### What you have to do
Locate the line that contains "If Extract took" in the entries below. Retype it and all following lines through the final one, character for character.

### Excerpted data
..............................

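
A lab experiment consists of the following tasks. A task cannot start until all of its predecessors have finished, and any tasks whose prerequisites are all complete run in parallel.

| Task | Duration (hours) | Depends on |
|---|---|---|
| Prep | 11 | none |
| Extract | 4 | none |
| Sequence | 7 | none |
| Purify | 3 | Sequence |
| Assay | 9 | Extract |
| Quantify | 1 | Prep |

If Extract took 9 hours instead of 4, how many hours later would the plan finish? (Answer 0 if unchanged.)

5

The binding path is Extract→Assay = 4+9 = 13; finish at 13 hours.
Extract lies on that path, so at 9 hours the path becomes 18 hours.
No other chain overtakes it, so the finish is 18 hours.
Change in finish: 18 − 13 = +5 hours.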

..............................

### The completed task
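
If Extract took 9 hours instead of 4, how many hours later would the plan finish? (Answer 0 if unchanged.)

5

The binding path is Extract→Assay = 4+9 = 13; finish at 13 hours.
Extract lies on that path, so at 9 hours the path becomes 18 hours.
No other chain overtakes it, so the finish is 18 hours.
Change in finish: 18 − 13 = +5 hours.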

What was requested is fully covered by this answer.